Only some lines are wanted. Transcribe, exactly, the lines below from the line with "A ground station" up to and including the line with "The tasking request is submitted on".

**Data extracted from a collection:**
- - -

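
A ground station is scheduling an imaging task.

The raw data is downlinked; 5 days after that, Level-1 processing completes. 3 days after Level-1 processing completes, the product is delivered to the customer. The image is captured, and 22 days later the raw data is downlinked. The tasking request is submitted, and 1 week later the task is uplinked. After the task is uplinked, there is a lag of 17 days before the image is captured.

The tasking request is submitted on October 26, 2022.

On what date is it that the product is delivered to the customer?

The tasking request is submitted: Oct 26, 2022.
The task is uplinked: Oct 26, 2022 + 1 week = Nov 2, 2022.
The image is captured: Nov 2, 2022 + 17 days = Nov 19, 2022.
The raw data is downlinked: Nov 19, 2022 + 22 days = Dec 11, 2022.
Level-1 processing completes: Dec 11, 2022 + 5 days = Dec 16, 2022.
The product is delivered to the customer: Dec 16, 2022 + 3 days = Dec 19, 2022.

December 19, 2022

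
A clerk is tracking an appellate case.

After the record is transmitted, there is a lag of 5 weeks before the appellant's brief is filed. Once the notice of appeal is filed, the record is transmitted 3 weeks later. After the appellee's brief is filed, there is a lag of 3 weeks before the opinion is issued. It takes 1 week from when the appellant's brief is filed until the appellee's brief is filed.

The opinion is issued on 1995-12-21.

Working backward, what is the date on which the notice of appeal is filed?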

- - -

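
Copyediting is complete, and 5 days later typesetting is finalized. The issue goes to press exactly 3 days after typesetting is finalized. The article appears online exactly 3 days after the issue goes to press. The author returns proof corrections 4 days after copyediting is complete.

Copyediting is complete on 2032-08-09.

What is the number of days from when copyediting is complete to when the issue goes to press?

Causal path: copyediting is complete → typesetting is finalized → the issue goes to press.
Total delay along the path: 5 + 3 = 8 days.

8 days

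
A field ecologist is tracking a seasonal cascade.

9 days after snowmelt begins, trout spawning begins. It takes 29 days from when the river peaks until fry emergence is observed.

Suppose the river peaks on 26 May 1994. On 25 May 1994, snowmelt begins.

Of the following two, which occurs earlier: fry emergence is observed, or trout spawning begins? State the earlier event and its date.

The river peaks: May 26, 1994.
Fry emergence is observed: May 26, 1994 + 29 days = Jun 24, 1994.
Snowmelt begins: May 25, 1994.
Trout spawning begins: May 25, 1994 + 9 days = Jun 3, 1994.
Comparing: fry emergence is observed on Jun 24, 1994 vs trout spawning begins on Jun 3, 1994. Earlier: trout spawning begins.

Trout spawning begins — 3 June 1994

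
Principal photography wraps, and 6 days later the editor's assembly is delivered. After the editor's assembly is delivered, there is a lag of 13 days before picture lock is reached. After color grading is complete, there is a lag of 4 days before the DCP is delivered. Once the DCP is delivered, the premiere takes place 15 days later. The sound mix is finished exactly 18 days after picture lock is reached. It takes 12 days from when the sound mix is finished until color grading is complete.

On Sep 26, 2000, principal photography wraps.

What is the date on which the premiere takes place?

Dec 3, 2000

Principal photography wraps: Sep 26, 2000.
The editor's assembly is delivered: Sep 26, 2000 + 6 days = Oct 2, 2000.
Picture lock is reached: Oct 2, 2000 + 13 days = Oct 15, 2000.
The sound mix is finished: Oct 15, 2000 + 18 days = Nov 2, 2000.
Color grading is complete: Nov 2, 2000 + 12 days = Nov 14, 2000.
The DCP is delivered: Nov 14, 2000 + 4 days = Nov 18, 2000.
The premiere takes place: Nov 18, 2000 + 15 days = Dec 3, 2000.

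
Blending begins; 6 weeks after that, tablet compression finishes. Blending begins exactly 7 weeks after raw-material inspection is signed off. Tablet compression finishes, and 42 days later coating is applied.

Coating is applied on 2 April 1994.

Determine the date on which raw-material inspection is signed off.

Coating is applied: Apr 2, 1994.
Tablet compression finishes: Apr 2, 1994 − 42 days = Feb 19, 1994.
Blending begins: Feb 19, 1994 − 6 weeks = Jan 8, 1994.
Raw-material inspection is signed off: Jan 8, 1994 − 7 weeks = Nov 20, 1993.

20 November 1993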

- - -

**Expected answer:**
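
A ground station is scheduling an imaging task.

The raw data is downlinked; 5 days after that, Level-1 processing completes. 3 days after Level-1 processing completes, the product is delivered to the customer. The image is captured, and 22 days later the raw data is downlinked. The tasking request is submitted, and 1 week later the task is uplinked. After the task is uplinked, there is a lag of 17 days before the image is captured.

The tasking request is submitted on October 26, 2022.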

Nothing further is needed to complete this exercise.